(GIVEN ENTRIES begins)
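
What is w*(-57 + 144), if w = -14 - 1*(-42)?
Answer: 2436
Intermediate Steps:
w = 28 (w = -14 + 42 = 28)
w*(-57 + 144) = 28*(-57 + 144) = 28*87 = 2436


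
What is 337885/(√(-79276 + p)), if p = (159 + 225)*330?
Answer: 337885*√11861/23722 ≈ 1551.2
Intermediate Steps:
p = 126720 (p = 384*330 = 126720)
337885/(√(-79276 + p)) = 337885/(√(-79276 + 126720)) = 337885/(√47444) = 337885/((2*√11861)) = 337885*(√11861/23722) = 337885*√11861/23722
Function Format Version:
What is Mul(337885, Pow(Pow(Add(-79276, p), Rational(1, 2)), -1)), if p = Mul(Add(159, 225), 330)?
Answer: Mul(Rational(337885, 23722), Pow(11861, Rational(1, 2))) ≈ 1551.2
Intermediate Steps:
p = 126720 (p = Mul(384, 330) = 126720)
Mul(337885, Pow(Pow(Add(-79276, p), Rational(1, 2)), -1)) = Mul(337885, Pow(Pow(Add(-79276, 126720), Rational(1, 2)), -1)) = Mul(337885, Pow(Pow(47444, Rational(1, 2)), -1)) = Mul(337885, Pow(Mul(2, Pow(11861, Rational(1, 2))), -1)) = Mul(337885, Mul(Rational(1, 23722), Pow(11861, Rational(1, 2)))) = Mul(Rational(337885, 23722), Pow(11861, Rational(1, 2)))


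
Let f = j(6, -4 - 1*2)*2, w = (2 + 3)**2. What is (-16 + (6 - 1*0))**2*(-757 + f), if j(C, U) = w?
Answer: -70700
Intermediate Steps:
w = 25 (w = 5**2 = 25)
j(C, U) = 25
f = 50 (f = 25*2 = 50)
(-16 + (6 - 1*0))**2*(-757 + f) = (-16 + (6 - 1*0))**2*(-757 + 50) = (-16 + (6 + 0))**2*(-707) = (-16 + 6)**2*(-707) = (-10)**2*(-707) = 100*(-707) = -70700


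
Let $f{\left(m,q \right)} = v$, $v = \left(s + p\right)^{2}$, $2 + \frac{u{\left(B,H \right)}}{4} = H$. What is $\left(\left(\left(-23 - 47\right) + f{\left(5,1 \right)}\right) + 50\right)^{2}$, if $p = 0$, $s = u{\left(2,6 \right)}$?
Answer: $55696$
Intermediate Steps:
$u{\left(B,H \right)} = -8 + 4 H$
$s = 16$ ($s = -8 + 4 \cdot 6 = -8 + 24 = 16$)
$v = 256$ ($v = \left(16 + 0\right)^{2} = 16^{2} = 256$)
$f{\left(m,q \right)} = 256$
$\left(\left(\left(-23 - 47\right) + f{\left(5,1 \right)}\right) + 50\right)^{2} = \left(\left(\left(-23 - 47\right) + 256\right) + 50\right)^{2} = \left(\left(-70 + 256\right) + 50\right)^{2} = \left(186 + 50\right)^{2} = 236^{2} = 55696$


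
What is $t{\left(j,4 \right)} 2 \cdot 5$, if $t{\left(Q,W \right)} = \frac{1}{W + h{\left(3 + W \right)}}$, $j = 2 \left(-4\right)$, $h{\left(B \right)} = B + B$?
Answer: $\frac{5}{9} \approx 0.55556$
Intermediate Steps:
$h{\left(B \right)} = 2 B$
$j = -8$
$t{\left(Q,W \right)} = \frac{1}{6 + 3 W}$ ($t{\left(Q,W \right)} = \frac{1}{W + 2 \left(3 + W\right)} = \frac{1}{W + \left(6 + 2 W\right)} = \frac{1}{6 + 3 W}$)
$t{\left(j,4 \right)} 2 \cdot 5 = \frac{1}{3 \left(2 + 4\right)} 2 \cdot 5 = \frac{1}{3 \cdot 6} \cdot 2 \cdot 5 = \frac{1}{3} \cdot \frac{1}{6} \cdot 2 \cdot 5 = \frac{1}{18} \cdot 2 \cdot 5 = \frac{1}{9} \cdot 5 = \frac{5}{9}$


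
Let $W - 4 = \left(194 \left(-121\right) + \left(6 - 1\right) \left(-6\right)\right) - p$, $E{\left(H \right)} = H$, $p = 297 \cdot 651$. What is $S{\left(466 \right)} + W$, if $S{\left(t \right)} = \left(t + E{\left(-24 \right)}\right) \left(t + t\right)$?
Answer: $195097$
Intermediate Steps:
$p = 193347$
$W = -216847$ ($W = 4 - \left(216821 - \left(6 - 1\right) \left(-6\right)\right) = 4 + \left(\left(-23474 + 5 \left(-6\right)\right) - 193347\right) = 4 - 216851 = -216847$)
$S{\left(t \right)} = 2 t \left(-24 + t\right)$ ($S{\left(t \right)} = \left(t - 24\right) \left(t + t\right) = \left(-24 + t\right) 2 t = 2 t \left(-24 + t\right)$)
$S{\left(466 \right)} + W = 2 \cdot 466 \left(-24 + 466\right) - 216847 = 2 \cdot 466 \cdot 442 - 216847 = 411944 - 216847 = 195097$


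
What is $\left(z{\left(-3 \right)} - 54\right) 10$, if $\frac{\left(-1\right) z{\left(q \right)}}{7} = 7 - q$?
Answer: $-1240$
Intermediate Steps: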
(GIVEN ENTRIES ends)
Which lines in the records above include the word "What"? Copy them out.

ANSWER:
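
What is w*(-57 + 144), if w = -14 - 1*(-42)?
What is 337885/(√(-79276 + p)), if p = (159 + 225)*330?
What is Mul(337885, Pow(Pow(Add(-79276, p), Rational(1, 2)), -1)), if p = Mul(Add(159, 225), 330)?
Let f = j(6, -4 - 1*2)*2, w = (2 + 3)**2. What is (-16 + (6 - 1*0))**2*(-757 + f), if j(C, U) = w?
Let $f{\left(m,q \right)} = v$, $v = \left(s + p\right)^{2}$, $2 + \frac{u{\left(B,H \right)}}{4} = H$. What is $\left(\left(\left(-23 - 47\right) + f{\left(5,1 \right)}\right) + 50\right)^{2}$, if $p = 0$, $s = u{\left(2,6 \right)}$?
What is $t{\left(j,4 \right)} 2 \cdot 5$, if $t{\left(Q,W \right)} = \frac{1}{W + h{\left(3 + W \right)}}$, $j = 2 \left(-4\right)$, $h{\left(B \right)} = B + B$?
Let $W - 4 = \left(194 \left(-121\right) + \left(6 - 1\right) \left(-6\right)\right) - p$, $E{\left(H \right)} = H$, $p = 297 \cdot 651$. What is $S{\left(466 \right)} + W$, if $S{\left(t \right)} = \left(t + E{\left(-24 \right)}\right) \left(t + t\right)$?
What is $\left(z{\left(-3 \right)} - 54\right) 10$, if $\frac{\left(-1\right) z{\left(q \right)}}{7} = 7 - q$?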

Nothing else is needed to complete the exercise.